##### DATASET CONTENT

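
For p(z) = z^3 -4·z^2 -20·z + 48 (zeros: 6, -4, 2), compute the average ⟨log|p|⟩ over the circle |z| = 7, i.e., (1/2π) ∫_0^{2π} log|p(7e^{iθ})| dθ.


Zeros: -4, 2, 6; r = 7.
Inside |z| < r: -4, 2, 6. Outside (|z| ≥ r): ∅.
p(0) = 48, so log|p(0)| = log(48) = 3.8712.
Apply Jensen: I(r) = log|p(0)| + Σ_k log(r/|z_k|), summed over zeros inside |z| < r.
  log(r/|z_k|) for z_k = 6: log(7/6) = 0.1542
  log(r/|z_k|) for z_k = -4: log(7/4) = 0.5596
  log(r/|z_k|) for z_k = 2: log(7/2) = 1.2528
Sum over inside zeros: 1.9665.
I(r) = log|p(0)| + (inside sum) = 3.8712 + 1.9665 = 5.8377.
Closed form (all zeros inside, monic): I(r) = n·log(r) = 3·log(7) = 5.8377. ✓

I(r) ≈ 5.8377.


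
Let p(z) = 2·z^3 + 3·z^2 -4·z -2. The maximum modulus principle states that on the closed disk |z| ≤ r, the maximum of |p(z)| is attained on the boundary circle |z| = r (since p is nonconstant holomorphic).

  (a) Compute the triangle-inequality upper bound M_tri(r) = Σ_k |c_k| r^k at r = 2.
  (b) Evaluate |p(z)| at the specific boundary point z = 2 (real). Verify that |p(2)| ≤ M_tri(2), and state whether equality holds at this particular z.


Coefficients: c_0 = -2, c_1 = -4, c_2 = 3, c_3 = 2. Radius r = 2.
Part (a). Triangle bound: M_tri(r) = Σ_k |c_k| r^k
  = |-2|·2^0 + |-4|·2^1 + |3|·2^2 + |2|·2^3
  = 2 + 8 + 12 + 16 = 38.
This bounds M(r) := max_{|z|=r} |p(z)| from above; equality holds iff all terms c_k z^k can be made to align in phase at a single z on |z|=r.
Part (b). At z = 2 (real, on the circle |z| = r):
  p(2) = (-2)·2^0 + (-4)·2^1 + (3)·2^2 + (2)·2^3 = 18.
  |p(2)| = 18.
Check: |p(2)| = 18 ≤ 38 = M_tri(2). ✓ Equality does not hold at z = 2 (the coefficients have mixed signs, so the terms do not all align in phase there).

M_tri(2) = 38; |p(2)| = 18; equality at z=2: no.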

##########
##### DATASET CONTENT

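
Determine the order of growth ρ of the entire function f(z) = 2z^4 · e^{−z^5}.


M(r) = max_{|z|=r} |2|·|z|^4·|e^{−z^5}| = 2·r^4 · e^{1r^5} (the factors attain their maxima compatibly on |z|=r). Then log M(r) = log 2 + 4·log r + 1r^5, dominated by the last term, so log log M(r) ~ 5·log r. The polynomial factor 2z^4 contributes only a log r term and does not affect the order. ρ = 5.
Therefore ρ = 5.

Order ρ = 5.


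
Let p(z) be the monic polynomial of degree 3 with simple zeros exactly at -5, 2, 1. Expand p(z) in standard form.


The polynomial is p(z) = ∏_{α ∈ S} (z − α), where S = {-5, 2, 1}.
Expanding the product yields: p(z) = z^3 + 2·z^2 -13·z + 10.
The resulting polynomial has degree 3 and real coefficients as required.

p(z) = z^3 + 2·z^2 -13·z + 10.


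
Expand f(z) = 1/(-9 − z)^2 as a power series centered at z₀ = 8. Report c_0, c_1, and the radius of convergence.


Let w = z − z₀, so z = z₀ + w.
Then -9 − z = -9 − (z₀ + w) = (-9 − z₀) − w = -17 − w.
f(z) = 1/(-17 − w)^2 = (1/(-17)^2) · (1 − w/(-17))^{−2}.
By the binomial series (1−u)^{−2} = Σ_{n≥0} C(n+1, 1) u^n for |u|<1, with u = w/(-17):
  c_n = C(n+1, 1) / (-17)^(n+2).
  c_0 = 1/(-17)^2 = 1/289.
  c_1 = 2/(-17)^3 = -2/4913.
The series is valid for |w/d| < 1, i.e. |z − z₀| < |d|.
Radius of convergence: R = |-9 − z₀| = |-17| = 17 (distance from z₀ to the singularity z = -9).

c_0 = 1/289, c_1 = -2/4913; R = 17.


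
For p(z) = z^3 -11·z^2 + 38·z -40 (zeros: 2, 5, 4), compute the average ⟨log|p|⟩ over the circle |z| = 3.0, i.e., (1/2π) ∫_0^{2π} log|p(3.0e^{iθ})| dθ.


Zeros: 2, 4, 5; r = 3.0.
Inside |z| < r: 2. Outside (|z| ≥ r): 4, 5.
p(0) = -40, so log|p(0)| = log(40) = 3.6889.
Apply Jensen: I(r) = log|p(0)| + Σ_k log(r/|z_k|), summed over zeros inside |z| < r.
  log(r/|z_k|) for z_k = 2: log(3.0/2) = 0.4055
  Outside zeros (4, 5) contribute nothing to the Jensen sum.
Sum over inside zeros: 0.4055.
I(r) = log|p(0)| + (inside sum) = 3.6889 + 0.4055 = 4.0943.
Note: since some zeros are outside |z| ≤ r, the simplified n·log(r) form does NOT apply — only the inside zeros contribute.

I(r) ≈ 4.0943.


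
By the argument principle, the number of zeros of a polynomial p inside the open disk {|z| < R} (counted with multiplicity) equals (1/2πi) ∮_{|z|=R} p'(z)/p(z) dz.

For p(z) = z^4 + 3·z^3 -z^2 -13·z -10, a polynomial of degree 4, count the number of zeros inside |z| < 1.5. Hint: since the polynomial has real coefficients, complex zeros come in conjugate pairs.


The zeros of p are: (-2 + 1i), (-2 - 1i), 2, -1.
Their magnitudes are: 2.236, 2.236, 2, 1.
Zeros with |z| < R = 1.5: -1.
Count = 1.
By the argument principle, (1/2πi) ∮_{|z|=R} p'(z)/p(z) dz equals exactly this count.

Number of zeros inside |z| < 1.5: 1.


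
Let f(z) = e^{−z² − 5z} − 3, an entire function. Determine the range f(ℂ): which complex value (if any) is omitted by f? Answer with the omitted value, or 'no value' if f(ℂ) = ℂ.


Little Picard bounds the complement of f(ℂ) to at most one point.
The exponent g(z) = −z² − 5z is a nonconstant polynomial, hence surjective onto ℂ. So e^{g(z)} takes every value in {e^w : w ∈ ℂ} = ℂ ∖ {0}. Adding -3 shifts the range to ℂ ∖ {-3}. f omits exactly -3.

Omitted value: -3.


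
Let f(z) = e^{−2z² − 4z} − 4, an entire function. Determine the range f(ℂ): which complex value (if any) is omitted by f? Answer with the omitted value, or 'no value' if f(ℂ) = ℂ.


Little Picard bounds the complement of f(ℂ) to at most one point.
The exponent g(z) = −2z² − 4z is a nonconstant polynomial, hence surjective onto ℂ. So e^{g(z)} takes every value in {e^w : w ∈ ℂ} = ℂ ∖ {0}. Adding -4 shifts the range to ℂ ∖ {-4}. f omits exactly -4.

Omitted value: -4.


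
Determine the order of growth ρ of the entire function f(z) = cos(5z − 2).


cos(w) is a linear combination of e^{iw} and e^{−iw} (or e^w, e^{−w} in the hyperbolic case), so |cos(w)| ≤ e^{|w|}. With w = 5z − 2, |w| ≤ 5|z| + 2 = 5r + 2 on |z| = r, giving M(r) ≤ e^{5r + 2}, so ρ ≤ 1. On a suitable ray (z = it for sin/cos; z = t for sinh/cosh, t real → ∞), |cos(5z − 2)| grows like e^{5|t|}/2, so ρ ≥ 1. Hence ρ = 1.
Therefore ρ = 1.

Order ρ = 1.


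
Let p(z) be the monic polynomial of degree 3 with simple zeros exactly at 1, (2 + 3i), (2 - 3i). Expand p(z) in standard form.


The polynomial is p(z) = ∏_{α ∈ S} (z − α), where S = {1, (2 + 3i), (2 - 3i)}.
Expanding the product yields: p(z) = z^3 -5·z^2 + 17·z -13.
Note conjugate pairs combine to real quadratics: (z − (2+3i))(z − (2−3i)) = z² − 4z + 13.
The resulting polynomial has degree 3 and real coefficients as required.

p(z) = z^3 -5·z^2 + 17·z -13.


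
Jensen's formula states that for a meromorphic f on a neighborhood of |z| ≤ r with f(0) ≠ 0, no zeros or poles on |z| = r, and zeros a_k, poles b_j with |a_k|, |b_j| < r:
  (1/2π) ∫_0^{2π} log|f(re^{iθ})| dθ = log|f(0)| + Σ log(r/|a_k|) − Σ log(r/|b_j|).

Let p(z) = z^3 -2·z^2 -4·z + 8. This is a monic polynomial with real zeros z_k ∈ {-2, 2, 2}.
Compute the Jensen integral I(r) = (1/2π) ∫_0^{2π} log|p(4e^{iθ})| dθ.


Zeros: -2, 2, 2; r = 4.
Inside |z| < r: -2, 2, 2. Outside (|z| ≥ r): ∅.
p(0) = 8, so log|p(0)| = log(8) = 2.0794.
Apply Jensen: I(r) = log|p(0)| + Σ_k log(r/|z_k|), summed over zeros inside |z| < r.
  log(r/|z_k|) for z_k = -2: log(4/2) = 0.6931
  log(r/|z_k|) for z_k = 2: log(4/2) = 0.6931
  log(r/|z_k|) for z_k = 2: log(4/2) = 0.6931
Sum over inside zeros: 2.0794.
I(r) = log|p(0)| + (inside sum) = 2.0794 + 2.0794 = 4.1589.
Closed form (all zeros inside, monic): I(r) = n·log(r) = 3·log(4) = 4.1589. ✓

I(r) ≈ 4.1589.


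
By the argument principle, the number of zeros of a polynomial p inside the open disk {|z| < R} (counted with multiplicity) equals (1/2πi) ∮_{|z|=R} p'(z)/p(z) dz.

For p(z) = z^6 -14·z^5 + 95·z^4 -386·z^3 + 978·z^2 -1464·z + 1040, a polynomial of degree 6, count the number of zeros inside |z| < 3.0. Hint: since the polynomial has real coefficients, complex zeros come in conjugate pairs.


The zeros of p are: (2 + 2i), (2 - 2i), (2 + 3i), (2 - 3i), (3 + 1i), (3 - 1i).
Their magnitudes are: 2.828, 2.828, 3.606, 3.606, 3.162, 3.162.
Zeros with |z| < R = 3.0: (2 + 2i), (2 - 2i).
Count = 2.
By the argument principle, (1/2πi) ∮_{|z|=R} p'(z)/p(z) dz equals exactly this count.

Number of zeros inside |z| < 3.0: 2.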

##########

* [PROBLEM STATEMENT]: Within the data above, find the lines that contain the word "states" and copy each of them.

* [WRITTEN ANSWER]:
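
Let p(z) = 2·z^3 + 3·z^2 -4·z -2. The maximum modulus principle states that on the closed disk |z| ≤ r, the maximum of |p(z)| is attained on the boundary circle |z| = r (since p is nonconstant holomorphic).
Jensen's formula states that for a meromorphic f on a neighborhood of |z| ≤ r with f(0) ≠ 0, no zeros or poles on |z| = r, and zeros a_k, poles b_j with |a_k|, |b_j| < r: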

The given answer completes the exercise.